=== Exercise directions ===
The entries below are to be retyped exactly. Preserve every word.

=== Supplied records ===
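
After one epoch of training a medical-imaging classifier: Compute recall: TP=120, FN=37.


Recall = TP/(TP+FN)
= 120/(120+37)
= 120/157 = 76.43%

76.43%


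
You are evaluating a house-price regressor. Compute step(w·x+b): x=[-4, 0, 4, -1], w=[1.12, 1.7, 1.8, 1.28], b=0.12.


z = (-4)·(1.12) + (0)·(1.7) + (4)·(1.8) + (-1)·(1.28) + 0.12
  = 1.56
step(z) = 1 (z≥0)

1


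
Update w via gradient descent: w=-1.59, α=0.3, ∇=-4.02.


w_new = w - α·∇
= -1.59 - 0.3·-4.02
= -1.59 + 1.206
= -0.384

-0.384


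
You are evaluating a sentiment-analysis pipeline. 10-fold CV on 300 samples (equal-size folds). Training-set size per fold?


Fold size = 300/10 = 30
Training per fold = 300 - 30 = 270

270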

=== Expected output ===
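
After one epoch of training a medical-imaging classifier: Compute recall: TP=120, FN=37.


Recall = TP/(TP+FN)
= 120/(120+37)
= 120/157 = 76.43%

76.43%


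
You are evaluating a house-price regressor. Compute step(w·x+b): x=[-4, 0, 4, -1], w=[1.12, 1.7, 1.8, 1.28], b=0.12.


z = (-4)·(1.12) + (0)·(1.7) + (4)·(1.8) + (-1)·(1.28) + 0.12
  = 1.56
step(z) = 1 (z≥0)

1


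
Update w via gradient descent: w=-1.59, α=0.3, ∇=-4.02.


w_new = w - α·∇
= -1.59 - 0.3·-4.02
= -1.59 + 1.206
= -0.384

-0.384


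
You are evaluating a sentiment-analysis pipeline. 10-fold CV on 300 samples (equal-size folds). Training-set size per fold?


Fold size = 300/10 = 30
Training per fold = 300 - 30 = 270

270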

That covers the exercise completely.